→ **Stored items**
********************

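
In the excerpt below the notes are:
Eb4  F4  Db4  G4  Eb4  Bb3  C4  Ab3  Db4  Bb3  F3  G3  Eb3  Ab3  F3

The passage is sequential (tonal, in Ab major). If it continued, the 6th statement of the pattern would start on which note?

Db2

With a 5-note motive the entries are Eb4, Bb3, F3, each down a 4th from the previous.
Extending the heads down a 4th: C3 → G2 → Db2.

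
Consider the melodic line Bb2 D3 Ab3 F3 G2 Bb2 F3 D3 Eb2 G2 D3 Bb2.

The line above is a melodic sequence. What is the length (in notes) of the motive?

12 notes total. Splitting into 3 groups of 4:
Bb2 D3 Ab3 F3 | G2 Bb2 F3 D3 | Eb2 G2 D3 Bb2
Each cell is the previous one down a 3rd — so the unit is 4 notes.

4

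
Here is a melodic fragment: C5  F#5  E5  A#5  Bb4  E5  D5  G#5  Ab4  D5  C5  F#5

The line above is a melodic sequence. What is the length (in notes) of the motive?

12 notes total. Splitting into 3 groups of 4:
C5 F#5 E5 A#5 | Bb4 E5 D5 G#5 | Ab4 D5 C5 F#5
Each cell is the previous one down a 2nd — so the unit is 4 notes.

4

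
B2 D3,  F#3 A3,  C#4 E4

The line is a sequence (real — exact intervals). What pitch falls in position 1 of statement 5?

The unit is 2 notes. Position-1 pitches of the 3 shown cells: B2, F#3, C#4.
Each moves up a 5th. Continuing: G#4 → D#5.

D#5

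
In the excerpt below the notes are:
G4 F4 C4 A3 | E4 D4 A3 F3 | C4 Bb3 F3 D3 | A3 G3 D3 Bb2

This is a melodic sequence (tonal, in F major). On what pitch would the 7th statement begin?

The 4-note cells begin on G4, E4, C4, A3 — each down a 3rd from the last.
Extending the heads down a 3rd: F3 → D3 → Bb2.

Bb2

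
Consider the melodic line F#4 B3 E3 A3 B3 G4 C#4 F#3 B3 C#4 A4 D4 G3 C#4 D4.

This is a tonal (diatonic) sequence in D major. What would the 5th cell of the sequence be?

With a 5-note motive the entries are F#4, G4, A4, each up a 2nd from the previous.
Carrying on: B4 → C#5.
From C#5 the diatonic shape gives C#5 F#4 B3 E4 F#4.

C#5 F#4 B3 E4 F#4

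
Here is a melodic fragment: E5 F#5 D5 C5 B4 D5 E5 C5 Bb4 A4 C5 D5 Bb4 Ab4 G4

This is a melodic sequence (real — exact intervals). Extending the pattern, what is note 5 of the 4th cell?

F4

Grouping in 5s, the 5th note of each cell is B4, A4, G4.
Each moves down a 2nd; the next is F4.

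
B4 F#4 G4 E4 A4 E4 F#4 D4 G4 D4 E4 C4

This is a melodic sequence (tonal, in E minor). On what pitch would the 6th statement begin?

Unit = 4 notes; the statements start on B4, A4, G4, moving down a 2nd each time.
Extending the heads down a 2nd: F#4 → E4 → D4.

D4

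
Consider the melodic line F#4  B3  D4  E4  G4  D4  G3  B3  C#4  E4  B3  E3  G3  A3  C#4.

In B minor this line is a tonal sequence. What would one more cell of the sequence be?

With a 5-note motive the entries are F#4, D4, B3, each down a 3rd from the previous.
Statement 4 starts on G3 and keeps the same diatonic contour: G3 C#3 E3 F#3 A3.

G3 C#3 E3 F#3 A3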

********************

→ **TASK PROMPT**
Look through the data above and return exactly the lines from the one that contains "The line is" to the one that contains "Consider the melodic line F#4 B3", inclusive, with nothing else.

→ **WRITTEN REPLY**
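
The line is a sequence (real — exact intervals). What pitch falls in position 1 of statement 5?

The unit is 2 notes. Position-1 pitches of the 3 shown cells: B2, F#3, C#4.
Each moves up a 5th. Continuing: G#4 → D#5.

D#5

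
In the excerpt below the notes are:
G4 F4 C4 A3 | E4 D4 A3 F3 | C4 Bb3 F3 D3 | A3 G3 D3 Bb2

This is a melodic sequence (tonal, in F major). On what pitch would the 7th statement begin?

The 4-note cells begin on G4, E4, C4, A3 — each down a 3rd from the last.
Extending the heads down a 3rd: F3 → D3 → Bb2.

Bb2

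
Consider the melodic line F#4 B3 E3 A3 B3 G4 C#4 F#3 B3 C#4 A4 D4 G3 C#4 D4.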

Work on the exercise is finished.